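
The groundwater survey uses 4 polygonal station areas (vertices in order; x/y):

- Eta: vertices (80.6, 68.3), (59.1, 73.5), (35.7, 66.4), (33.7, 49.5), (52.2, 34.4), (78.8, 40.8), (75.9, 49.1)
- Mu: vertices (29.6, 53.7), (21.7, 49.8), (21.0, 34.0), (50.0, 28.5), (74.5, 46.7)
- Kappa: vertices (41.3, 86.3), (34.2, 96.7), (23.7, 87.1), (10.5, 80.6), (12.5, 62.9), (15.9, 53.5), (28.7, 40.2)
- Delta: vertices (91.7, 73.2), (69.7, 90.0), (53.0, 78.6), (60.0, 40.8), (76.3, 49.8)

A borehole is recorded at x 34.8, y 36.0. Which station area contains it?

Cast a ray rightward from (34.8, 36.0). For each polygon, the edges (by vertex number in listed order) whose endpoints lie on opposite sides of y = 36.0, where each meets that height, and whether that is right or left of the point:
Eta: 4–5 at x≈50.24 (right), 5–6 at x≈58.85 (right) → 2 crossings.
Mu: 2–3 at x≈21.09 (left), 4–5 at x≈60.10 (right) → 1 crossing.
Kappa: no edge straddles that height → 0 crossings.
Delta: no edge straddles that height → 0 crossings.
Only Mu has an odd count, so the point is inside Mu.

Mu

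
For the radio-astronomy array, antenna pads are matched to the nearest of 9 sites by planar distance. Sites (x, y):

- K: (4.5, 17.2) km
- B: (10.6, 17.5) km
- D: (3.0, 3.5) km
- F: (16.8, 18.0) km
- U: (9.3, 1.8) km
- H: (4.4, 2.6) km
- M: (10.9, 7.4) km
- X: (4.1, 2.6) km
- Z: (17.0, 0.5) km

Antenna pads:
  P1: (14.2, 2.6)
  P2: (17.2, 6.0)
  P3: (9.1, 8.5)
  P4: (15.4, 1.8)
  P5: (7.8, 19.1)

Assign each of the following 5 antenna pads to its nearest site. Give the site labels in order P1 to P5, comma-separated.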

WHAT YOU WILL DO: Go through the entries above and copy each line with "vertices" in it.

COMPLETED EXERCISE:
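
The groundwater survey uses 4 polygonal station areas (vertices in order; x/y):
- Eta: vertices (80.6, 68.3), (59.1, 73.5), (35.7, 66.4), (33.7, 49.5), (52.2, 34.4), (78.8, 40.8), (75.9, 49.1)
- Mu: vertices (29.6, 53.7), (21.7, 49.8), (21.0, 34.0), (50.0, 28.5), (74.5, 46.7)
- Kappa: vertices (41.3, 86.3), (34.2, 96.7), (23.7, 87.1), (10.5, 80.6), (12.5, 62.9), (15.9, 53.5), (28.7, 40.2)
- Delta: vertices (91.7, 73.2), (69.7, 90.0), (53.0, 78.6), (60.0, 40.8), (76.3, 49.8)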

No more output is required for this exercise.